Set down exactly the entries below, beginning at their first line and ending at the line with "TSO: total store".

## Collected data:
>>>>
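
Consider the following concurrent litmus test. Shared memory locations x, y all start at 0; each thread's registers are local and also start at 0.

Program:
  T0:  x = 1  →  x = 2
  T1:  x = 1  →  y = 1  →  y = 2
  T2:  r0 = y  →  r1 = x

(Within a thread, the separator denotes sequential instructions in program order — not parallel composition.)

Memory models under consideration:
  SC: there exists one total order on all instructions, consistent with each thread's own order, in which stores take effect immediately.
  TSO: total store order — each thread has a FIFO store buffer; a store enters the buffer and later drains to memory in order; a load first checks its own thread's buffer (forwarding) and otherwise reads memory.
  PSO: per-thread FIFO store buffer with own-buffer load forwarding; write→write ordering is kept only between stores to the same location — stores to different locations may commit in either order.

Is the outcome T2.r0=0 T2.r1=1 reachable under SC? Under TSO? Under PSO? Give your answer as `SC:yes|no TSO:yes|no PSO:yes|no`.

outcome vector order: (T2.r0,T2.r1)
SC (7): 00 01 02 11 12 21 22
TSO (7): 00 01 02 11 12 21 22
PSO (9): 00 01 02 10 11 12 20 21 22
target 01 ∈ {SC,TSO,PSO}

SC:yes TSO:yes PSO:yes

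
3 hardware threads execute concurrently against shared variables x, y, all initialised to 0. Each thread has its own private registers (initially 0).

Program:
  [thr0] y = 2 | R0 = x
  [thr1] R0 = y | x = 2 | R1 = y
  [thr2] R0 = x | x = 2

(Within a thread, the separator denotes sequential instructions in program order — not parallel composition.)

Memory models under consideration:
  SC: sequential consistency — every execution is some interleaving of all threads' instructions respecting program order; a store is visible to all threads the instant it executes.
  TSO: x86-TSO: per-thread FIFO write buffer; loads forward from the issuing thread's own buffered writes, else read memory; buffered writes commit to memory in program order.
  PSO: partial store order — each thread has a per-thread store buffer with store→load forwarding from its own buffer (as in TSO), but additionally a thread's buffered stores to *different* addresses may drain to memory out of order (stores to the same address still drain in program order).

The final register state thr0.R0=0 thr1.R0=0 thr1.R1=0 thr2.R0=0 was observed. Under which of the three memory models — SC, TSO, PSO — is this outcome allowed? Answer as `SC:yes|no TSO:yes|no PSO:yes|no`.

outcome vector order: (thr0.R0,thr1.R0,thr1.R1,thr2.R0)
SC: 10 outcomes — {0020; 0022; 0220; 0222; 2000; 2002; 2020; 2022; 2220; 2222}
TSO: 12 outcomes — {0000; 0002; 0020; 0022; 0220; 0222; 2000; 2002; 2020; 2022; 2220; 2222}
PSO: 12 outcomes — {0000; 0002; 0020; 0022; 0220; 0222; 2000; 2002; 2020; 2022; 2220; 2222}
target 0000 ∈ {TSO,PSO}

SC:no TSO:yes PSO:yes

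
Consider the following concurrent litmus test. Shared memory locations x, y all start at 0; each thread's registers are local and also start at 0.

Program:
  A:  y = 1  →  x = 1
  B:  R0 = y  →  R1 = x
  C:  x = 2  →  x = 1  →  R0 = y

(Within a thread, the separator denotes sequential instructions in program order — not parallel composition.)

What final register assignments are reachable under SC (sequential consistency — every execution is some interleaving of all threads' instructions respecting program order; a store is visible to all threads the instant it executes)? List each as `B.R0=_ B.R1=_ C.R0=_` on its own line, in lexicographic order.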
<<<<
## Completed exercise:
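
Consider the following concurrent litmus test. Shared memory locations x, y all start at 0; each thread's registers are local and also start at 0.

Program:
  T0:  x = 1  →  x = 2
  T1:  x = 1  →  y = 1  →  y = 2
  T2:  r0 = y  →  r1 = x

(Within a thread, the separator denotes sequential instructions in program order — not parallel composition.)

Memory models under consideration:
  SC: there exists one total order on all instructions, consistent with each thread's own order, in which stores take effect immediately.
  TSO: total store order — each thread has a FIFO store buffer; a store enters the buffer and later drains to memory in order; a load first checks its own thread's buffer (forwarding) and otherwise reads memory.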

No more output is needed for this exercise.